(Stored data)

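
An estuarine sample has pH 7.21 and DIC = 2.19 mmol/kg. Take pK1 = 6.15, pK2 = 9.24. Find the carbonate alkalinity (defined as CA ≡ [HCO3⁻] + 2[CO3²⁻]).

CA = 2.03 mmol/kg

CA = [HCO3⁻] + 2[CO3²⁻] = (α₁ + 2α₂)·DIC
At pH 7.21: [H⁺]/K1 = 10^-1.06 = 0.087096, K2/[H⁺] = 10^-2.03 = 0.0093325
α₁ = 1/(1 + 0.087096 + 0.0093325) = 1/1.0964 = 0.9121; α₂ = α₁·K2/[H⁺] = 0.008512
α₁ + 2α₂ = 0.9291
CA = 0.9291 × 2.19 = 2.03 mmol/kg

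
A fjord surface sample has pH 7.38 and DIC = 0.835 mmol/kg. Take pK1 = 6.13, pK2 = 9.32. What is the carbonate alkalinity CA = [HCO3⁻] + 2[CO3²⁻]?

CA = [HCO3⁻] + 2[CO3²⁻] = (α₁ + 2α₂)·DIC
At pH 7.38: [H⁺]/K1 = 10^-1.25 = 0.056234, K2/[H⁺] = 10^-1.94 = 0.011482
α₁ = 1/(1 + 0.056234 + 0.011482) = 1/1.0677 = 0.9366; α₂ = α₁·K2/[H⁺] = 0.01075
α₁ + 2α₂ = 0.9581
CA = 0.9581 × 0.835 = 0.800 mmol/kg

CA = 0.800 mmol/kg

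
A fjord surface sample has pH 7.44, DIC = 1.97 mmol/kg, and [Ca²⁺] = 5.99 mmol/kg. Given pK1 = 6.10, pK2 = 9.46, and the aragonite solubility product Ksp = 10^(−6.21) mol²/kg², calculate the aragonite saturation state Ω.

Ω = 0.173

α₂ = 1 / (1 + [H⁺]/K2 + [H⁺]²/(K1K2)) = 1 / (1 + 10^+2.02 + 10^+0.68)
   = 1 / (1 + 104.71 + 4.7863) = 1/110.50 = 0.009050
[CO3²⁻] = α₂ × DIC = 0.009050 × 1.97 = 0.01783 mmol/kg = 17.83 μmol/kg
Ksp = 10^(−6.21) = 6.166×10^-7
Ω = [Ca²⁺][CO3²⁻]/Ksp = (5.99×10^-3)(1.783×10^-5) / 6.166×10^-7 = 0.173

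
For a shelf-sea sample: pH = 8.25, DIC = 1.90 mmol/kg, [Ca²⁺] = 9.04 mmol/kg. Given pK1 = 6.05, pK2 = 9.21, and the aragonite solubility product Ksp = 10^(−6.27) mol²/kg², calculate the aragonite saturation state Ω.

α₂ = 1 / (1 + [H⁺]/K2 + [H⁺]²/(K1K2)) = 1 / (1 + 10^+0.96 + 10^-1.24)
   = 1 / (1 + 9.1201 + 0.057544) = 1/10.178 = 0.09825
[CO3²⁻] = α₂ × DIC = 0.09825 × 1.90 = 0.1867 mmol/kg
Ksp = 10^(−6.27) = 5.370×10^-7
Ω = [Ca²⁺][CO3²⁻]/Ksp = (9.04×10^-3)(1.867×10^-4) / 5.370×10^-7 = 3.14

Ω = 3.14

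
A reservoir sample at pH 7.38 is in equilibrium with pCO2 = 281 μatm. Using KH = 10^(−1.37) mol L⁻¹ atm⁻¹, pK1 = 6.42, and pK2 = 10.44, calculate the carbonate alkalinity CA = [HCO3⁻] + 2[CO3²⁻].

CA = 0.110 mmol/L

[CO2*] = KH · pCO2 = 10^(−1.37) × 281×10^-6 = 1.199×10^-5 mol/L
α₀ = 1/(1 + K1/[H⁺] + K1K2/[H⁺]²) = 1/(1 + 10^+0.96 + 10^-2.10) = 0.09874
DIC = [CO2*]/α₀ = 1.199×10^-5 / 0.09874 = 0.1214 mmol/L
CA = (α₁ + 2α₂)·DIC = (0.9005 + 2×0.0007843) × 0.1214 = 0.110 mmol/L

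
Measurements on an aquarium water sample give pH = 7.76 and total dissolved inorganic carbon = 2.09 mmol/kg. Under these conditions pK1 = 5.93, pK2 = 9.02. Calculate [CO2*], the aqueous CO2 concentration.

[CO2*] = 0.0289 mmol/kg

α₀ = 1 / (1 + K1/[H⁺] + K1K2/[H⁺]²) = 1 / (1 + 10^+1.83 + 10^+0.57)
   = 1 / (1 + 67.608 + 3.7154) = 1/72.324 = 0.01383
[CO2*] = α₀ × DIC = 0.01383 × 2.09 = 0.0289 mmol/kg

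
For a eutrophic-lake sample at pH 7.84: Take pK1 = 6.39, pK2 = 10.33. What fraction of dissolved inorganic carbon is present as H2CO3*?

α₀ = 1 / (1 + K1/[H⁺] + K1K2/[H⁺]²) = 1 / (1 + 10^+1.45 + 10^-1.04)
   = 1 / (1 + 28.184 + 0.091201) = 1/29.275 = 0.03416

α₀ = 0.0342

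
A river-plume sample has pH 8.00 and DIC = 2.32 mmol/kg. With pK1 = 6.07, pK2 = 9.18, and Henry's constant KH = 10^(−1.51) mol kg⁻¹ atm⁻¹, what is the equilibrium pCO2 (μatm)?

α₀ = 1 / (1 + K1/[H⁺] + K1K2/[H⁺]²) = 1 / (1 + 10^+1.93 + 10^+0.75)
   = 1 / (1 + 85.114 + 5.6234) = 1/91.737 = 0.01090
[CO2*] = α₀ × DIC = 0.01090 × 2.32 = 0.02529 mmol/kg
pCO2 = [CO2*]/KH = 2.529×10^-5 / 3.090×10^-2 = 818 μatm

pCO2 = 818 μatm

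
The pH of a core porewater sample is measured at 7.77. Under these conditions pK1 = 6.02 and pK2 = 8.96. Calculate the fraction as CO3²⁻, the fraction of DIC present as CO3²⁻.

α₂ = 0.0597

α₂ = 1 / (1 + [H⁺]/K2 + [H⁺]²/(K1K2)) = 1 / (1 + 10^+1.19 + 10^-0.56)
   = 1 / (1 + 15.488 + 0.27542) = 1/16.764 = 0.05965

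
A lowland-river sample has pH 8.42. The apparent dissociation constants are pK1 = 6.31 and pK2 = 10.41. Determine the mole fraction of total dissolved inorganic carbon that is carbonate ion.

α₂ = 0.0101

α₂ = 1 / (1 + [H⁺]/K2 + [H⁺]²/(K1K2)) = 1 / (1 + 10^+1.99 + 10^-0.12)
   = 1 / (1 + 97.724 + 0.75858) = 1/99.482 = 0.01005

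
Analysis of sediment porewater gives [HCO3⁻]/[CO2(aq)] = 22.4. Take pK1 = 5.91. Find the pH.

pH = 7.26

From K1 = [H⁺][HCO3⁻]/[CO2(aq)]:  pH = pK1 + log₁₀([HCO3⁻]/[CO2(aq)])
log₁₀(22.4) = +1.350
pH = 5.91 + (+1.350) = 7.26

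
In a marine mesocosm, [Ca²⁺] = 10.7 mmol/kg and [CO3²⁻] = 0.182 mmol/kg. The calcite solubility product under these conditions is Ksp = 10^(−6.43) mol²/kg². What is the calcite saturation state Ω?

Ksp = 10^(−6.43) = 3.715×10^-7
Ω = [Ca²⁺][CO3²⁻]/Ksp = (10.7×10^-3)(0.182×10^-3) / 3.715×10^-7 = 5.24

Ω = 5.24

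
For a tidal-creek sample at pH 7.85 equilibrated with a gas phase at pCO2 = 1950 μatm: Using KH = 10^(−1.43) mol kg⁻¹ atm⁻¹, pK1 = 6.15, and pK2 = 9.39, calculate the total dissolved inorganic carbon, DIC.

DIC = 3.81 mmol/kg

[CO2*] = KH · pCO2 = 10^(−1.43) × 1950×10^-6 = 7.245×10^-5 mol/kg
α₀ = 1/(1 + K1/[H⁺] + K1K2/[H⁺]²) = 1/(1 + 10^+1.70 + 10^+0.16) = 0.01902
DIC = [CO2*]/α₀ = 7.245×10^-5 / 0.01902 = 3.81 mmol/kg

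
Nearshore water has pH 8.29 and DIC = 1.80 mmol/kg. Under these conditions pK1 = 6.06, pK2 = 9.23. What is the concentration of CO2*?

α₀ = 1 / (1 + K1/[H⁺] + K1K2/[H⁺]²) = 1 / (1 + 10^+2.23 + 10^+1.29)
   = 1 / (1 + 169.82 + 19.498) = 1/190.32 = 0.005254
[CO2*] = α₀ × DIC = 0.005254 × 1.80 = 0.00946 mmol/kg = 9.46 μmol/kg

[CO2*] = 9.46 μmol/kg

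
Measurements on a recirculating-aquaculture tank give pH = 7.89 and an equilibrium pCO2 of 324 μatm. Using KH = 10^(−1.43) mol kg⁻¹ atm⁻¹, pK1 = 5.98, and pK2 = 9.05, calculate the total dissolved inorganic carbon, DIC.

DIC = 1.06 mmol/kg

[CO2*] = KH · pCO2 = 10^(−1.43) × 324×10^-6 = 1.204×10^-5 mol/kg
α₀ = 1/(1 + K1/[H⁺] + K1K2/[H⁺]²) = 1/(1 + 10^+1.91 + 10^+0.75) = 0.01138
DIC = [CO2*]/α₀ = 1.204×10^-5 / 0.01138 = 1.06 mmol/kg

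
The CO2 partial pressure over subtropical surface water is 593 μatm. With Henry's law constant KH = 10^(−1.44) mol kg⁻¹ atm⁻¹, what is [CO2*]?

[CO2*] = 21.5 μmol/kg

KH = 10^(−1.44) = 3.631×10^-2 mol kg⁻¹ atm⁻¹
[CO2*] = KH · pCO2 = 3.631×10^-2 × 593×10^-6 atm = 2.15×10^-5 mol/kg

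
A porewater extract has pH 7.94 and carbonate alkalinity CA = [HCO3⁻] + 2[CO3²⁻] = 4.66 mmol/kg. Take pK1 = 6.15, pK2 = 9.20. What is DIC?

CA = [HCO3⁻] + 2[CO3²⁻] = (α₁ + 2α₂)·DIC
At pH 7.94: [H⁺]/K1 = 10^-1.79 = 0.016218, K2/[H⁺] = 10^-1.26 = 0.054954
α₁ = 1/(1 + 0.016218 + 0.054954) = 1/1.0712 = 0.9336; α₂ = α₁·K2/[H⁺] = 0.05130
α₁ + 2α₂ = 1.0362
DIC = CA / (α₁ + 2α₂) = 4.66 / 1.0362 = 4.50 mmol/kg

DIC = 4.50 mmol/kg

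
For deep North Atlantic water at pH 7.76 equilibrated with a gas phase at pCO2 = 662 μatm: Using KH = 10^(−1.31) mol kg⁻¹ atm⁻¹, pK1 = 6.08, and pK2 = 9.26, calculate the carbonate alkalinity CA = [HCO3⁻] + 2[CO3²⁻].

[CO2*] = KH · pCO2 = 10^(−1.31) × 662×10^-6 = 3.242×10^-5 mol/kg
α₀ = 1/(1 + K1/[H⁺] + K1K2/[H⁺]²) = 1/(1 + 10^+1.68 + 10^+0.18) = 0.01985
DIC = [CO2*]/α₀ = 3.242×10^-5 / 0.01985 = 1.633 mmol/kg
CA = (α₁ + 2α₂)·DIC = (0.9501 + 2×0.03004) × 1.633 = 1.65 mmol/kg

CA = 1.65 mmol/kg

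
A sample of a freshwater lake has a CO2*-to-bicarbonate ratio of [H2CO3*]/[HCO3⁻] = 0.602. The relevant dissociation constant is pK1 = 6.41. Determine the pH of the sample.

pH = 6.63

From K1 = [H⁺][HCO3⁻]/[H2CO3*]:  pH = pK1 − log₁₀([H2CO3*]/[HCO3⁻])
log₁₀(0.602) = -0.220
pH = 6.41 − (-0.220) = 6.63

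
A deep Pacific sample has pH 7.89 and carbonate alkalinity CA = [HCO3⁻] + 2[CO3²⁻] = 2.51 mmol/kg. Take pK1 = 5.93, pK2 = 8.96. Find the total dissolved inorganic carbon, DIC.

CA = [HCO3⁻] + 2[CO3²⁻] = (α₁ + 2α₂)·DIC
At pH 7.89: [H⁺]/K1 = 10^-1.96 = 0.010965, K2/[H⁺] = 10^-1.07 = 0.085114
α₁ = 1/(1 + 0.010965 + 0.085114) = 1/1.0961 = 0.9123; α₂ = α₁·K2/[H⁺] = 0.07765
α₁ + 2α₂ = 1.0676
DIC = CA / (α₁ + 2α₂) = 2.51 / 1.0676 = 2.35 mmol/kg

DIC = 2.35 mmol/kg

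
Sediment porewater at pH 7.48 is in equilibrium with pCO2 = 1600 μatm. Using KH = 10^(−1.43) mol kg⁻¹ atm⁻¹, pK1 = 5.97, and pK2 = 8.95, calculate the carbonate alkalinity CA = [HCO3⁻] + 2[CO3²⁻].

CA = 2.05 mmol/kg

[CO2*] = KH · pCO2 = 10^(−1.43) × 1600×10^-6 = 5.945×10^-5 mol/kg
α₀ = 1/(1 + K1/[H⁺] + K1K2/[H⁺]²) = 1/(1 + 10^+1.51 + 10^+0.04) = 0.02902
DIC = [CO2*]/α₀ = 5.945×10^-5 / 0.02902 = 2.048 mmol/kg
CA = (α₁ + 2α₂)·DIC = (0.9392 + 2×0.03182) × 2.048 = 2.05 mmol/kg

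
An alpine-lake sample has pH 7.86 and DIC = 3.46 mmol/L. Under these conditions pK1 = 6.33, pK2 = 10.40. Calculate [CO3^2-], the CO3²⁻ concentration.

α₂ = 1 / (1 + [H⁺]/K2 + [H⁺]²/(K1K2)) = 1 / (1 + 10^+2.54 + 10^+1.01)
   = 1 / (1 + 346.74 + 10.233) = 1/357.97 = 0.002794
[CO3²⁻] = α₂ × DIC = 0.002794 × 3.46 = 0.00967 mmol/L = 9.67 μmol/L

[CO3²⁻] = 9.67 μmol/L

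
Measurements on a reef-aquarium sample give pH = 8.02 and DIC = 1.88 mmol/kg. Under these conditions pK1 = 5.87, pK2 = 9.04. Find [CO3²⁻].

α₂ = 1 / (1 + [H⁺]/K2 + [H⁺]²/(K1K2)) = 1 / (1 + 10^+1.02 + 10^-1.13)
   = 1 / (1 + 10.471 + 0.074131) = 1/11.545 = 0.08661
[CO3²⁻] = α₂ × DIC = 0.08661 × 1.88 = 0.163 mmol/kg

[CO3²⁻] = 0.163 mmol/kg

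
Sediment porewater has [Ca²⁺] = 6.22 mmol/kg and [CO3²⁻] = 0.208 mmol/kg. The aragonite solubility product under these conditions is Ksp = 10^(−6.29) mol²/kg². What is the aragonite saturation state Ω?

Ω = 2.52

Ksp = 10^(−6.29) = 5.129×10^-7
Ω = [Ca²⁺][CO3²⁻]/Ksp = (6.22×10^-3)(0.208×10^-3) / 5.129×10^-7 = 2.52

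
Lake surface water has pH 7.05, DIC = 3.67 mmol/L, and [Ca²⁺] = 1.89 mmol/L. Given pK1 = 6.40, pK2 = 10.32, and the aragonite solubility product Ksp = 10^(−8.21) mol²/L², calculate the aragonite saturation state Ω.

α₂ = 1 / (1 + [H⁺]/K2 + [H⁺]²/(K1K2)) = 1 / (1 + 10^+3.27 + 10^+2.62)
   = 1 / (1 + 1862.1 + 416.87) = 1/2280.0 = 0.0004386
[CO3²⁻] = α₂ × DIC = 0.0004386 × 3.67 = 0.001610 mmol/L = 1.610 μmol/L
Ksp = 10^(−8.21) = 6.166×10^-9
Ω = [Ca²⁺][CO3²⁻]/Ksp = (1.89×10^-3)(1.610×10^-6) / 6.166×10^-9 = 0.493

Ω = 0.493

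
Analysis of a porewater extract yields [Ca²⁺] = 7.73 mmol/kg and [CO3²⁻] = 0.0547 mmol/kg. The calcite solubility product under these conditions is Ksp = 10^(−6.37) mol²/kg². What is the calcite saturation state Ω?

Ksp = 10^(−6.37) = 4.266×10^-7
Ω = [Ca²⁺][CO3²⁻]/Ksp = (7.73×10^-3)(0.0547×10^-3) / 4.266×10^-7 = 0.991

Ω = 0.991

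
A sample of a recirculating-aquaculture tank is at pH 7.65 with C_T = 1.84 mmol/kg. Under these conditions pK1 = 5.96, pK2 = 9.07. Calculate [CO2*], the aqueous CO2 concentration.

[CO2*] = 0.0355 mmol/kg

α₀ = 1 / (1 + K1/[H⁺] + K1K2/[H⁺]²) = 1 / (1 + 10^+1.69 + 10^+0.27)
   = 1 / (1 + 48.978 + 1.8621) = 1/51.840 = 0.01929
[CO2*] = α₀ × DIC = 0.01929 × 1.84 = 0.0355 mmol/kg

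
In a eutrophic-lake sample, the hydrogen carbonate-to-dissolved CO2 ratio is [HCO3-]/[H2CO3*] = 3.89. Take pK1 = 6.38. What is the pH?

From K1 = [H⁺][HCO3-]/[H2CO3*]:  pH = pK1 + log₁₀([HCO3-]/[H2CO3*])
log₁₀(3.89) = +0.590
pH = 6.38 + (+0.590) = 6.97

pH = 6.97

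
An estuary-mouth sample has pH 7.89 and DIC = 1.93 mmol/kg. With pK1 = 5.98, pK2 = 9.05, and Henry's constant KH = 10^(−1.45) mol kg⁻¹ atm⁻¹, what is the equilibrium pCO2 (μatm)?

pCO2 = 619 μatm

α₀ = 1 / (1 + K1/[H⁺] + K1K2/[H⁺]²) = 1 / (1 + 10^+1.91 + 10^+0.75)
   = 1 / (1 + 81.283 + 5.6234) = 1/87.906 = 0.01138
[CO2*] = α₀ × DIC = 0.01138 × 1.93 = 0.02196 mmol/kg
pCO2 = [CO2*]/KH = 2.196×10^-5 / 3.548×10^-2 = 619 μatm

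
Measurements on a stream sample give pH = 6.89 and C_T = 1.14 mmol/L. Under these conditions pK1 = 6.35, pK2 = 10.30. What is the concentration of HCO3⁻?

[HCO3⁻] = 0.885 mmol/L

α₁ = 1 / (1 + [H⁺]/K1 + K2/[H⁺]) = 1 / (1 + 10^-0.54 + 10^-3.41)
   = 1 / (1 + 0.28840 + 0.00038905) = 1/1.2888 = 0.7759
[HCO3⁻] = α₁ × DIC = 0.7759 × 1.14 = 0.885 mmol/L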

_Your instructions_: Nothing from before the line containing "A sample of a recirculating-aquaculture" should appear; copy that line and each one after it through the last line of the entries, exactly.

_Exercise result_:
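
A sample of a recirculating-aquaculture tank is at pH 7.65 with C_T = 1.84 mmol/kg. Under these conditions pK1 = 5.96, pK2 = 9.07. Calculate [CO2*], the aqueous CO2 concentration.

[CO2*] = 0.0355 mmol/kg

α₀ = 1 / (1 + K1/[H⁺] + K1K2/[H⁺]²) = 1 / (1 + 10^+1.69 + 10^+0.27)
   = 1 / (1 + 48.978 + 1.8621) = 1/51.840 = 0.01929
[CO2*] = α₀ × DIC = 0.01929 × 1.84 = 0.0355 mmol/kg

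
In a eutrophic-lake sample, the hydrogen carbonate-to-dissolved CO2 ratio is [HCO3-]/[H2CO3*] = 3.89. Take pK1 = 6.38. What is the pH?

From K1 = [H⁺][HCO3-]/[H2CO3*]:  pH = pK1 + log₁₀([HCO3-]/[H2CO3*])
log₁₀(3.89) = +0.590
pH = 6.38 + (+0.590) = 6.97

pH = 6.97

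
An estuary-mouth sample has pH 7.89 and DIC = 1.93 mmol/kg. With pK1 = 5.98, pK2 = 9.05, and Henry's constant KH = 10^(−1.45) mol kg⁻¹ atm⁻¹, what is the equilibrium pCO2 (μatm)?

pCO2 = 619 μatm

α₀ = 1 / (1 + K1/[H⁺] + K1K2/[H⁺]²) = 1 / (1 + 10^+1.91 + 10^+0.75)
   = 1 / (1 + 81.283 + 5.6234) = 1/87.906 = 0.01138
[CO2*] = α₀ × DIC = 0.01138 × 1.93 = 0.02196 mmol/kg
pCO2 = [CO2*]/KH = 2.196×10^-5 / 3.548×10^-2 = 619 μatm

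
Measurements on a stream sample give pH = 6.89 and C_T = 1.14 mmol/L. Under these conditions pK1 = 6.35, pK2 = 10.30. What is the concentration of HCO3⁻?

[HCO3⁻] = 0.885 mmol/L

α₁ = 1 / (1 + [H⁺]/K1 + K2/[H⁺]) = 1 / (1 + 10^-0.54 + 10^-3.41)
   = 1 / (1 + 0.28840 + 0.00038905) = 1/1.2888 = 0.7759
[HCO3⁻] = α₁ × DIC = 0.7759 × 1.14 = 0.885 mmol/L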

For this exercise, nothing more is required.